[Stored items]
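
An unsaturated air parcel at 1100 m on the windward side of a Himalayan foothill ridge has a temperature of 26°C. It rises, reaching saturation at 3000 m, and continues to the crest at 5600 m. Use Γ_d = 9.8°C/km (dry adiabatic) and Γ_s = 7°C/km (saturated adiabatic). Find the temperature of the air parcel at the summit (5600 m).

From 1100 m to 3000 m (dry): cools by 9.8 × 1.9 = 18.62°C, giving 7.38°C.
From 3000 m to 5600 m (saturated): cools by 7 × 2.6 = 18.2°C, giving -10.82°C.

-10.82°C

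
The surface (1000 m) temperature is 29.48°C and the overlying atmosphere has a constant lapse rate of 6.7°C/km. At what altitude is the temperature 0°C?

Height above start = (29.48 − 0) / 6.7 = 4.4 km
Altitude = 1000 m + 4400 m = 5400 m

5400 m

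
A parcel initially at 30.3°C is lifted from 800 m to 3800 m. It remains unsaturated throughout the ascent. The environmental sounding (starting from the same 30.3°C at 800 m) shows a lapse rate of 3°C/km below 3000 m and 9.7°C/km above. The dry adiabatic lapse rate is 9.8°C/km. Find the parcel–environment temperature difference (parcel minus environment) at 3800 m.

-15.04°C (parcel cooler than environment)

Parcel:
  Dry to 3800 m: -9.8 × 3 km = -29.4°C, so T = 0.9°C.
Environment:
  Environment, lower layer to 3000 m: -3 × 2.2 km = -6.6°C, so T = 23.7°C.
  Environment, upper layer to 3800 m: -9.7 × 0.8 km = -7.76°C, so T = 15.94°C.
T_parcel − T_env = 0.9 − 15.94 = -15.04°C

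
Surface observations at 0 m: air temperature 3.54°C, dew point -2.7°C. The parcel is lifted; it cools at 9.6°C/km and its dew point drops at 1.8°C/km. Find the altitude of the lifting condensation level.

800 m

T and T_d converge at 9.6 − 1.8 = 7.8°C per km
Height above start = (3.54 − (-2.7)) / 7.8 = 0.8 km
LCL altitude = 0 m + 800 m = 800 m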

• Aim of the task
All of the entries above should be output exactly as they are.

• Written solution
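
An unsaturated air parcel at 1100 m on the windward side of a Himalayan foothill ridge has a temperature of 26°C. It rises, reaching saturation at 3000 m, and continues to the crest at 5600 m. Use Γ_d = 9.8°C/km (dry adiabatic) and Γ_s = 7°C/km (saturated adiabatic). Find the temperature of the air parcel at the summit (5600 m).

From 1100 m to 3000 m (dry): cools by 9.8 × 1.9 = 18.62°C, giving 7.38°C.
From 3000 m to 5600 m (saturated): cools by 7 × 2.6 = 18.2°C, giving -10.82°C.

-10.82°C

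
The surface (1000 m) temperature is 29.48°C and the overlying atmosphere has a constant lapse rate of 6.7°C/km. At what altitude is the temperature 0°C?

Height above start = (29.48 − 0) / 6.7 = 4.4 km
Altitude = 1000 m + 4400 m = 5400 m

5400 m

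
A parcel initially at 30.3°C is lifted from 800 m to 3800 m. It remains unsaturated throughout the ascent. The environmental sounding (starting from the same 30.3°C at 800 m) shows a lapse rate of 3°C/km below 3000 m and 9.7°C/km above. The dry adiabatic lapse rate is 9.8°C/km. Find the parcel–environment temperature difference (parcel minus environment) at 3800 m.

-15.04°C (parcel cooler than environment)

Parcel:
  Dry to 3800 m: -9.8 × 3 km = -29.4°C, so T = 0.9°C.
Environment:
  Environment, lower layer to 3000 m: -3 × 2.2 km = -6.6°C, so T = 23.7°C.
  Environment, upper layer to 3800 m: -9.7 × 0.8 km = -7.76°C, so T = 15.94°C.
T_parcel − T_env = 0.9 − 15.94 = -15.04°C

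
Surface observations at 0 m: air temperature 3.54°C, dew point -2.7°C. The parcel is lifted; it cools at 9.6°C/km and its dew point drops at 1.8°C/km. Find the altitude of the lifting condensation level.

800 m

T and T_d converge at 9.6 − 1.8 = 7.8°C per km
Height above start = (3.54 − (-2.7)) / 7.8 = 0.8 km
LCL altitude = 0 m + 800 m = 800 m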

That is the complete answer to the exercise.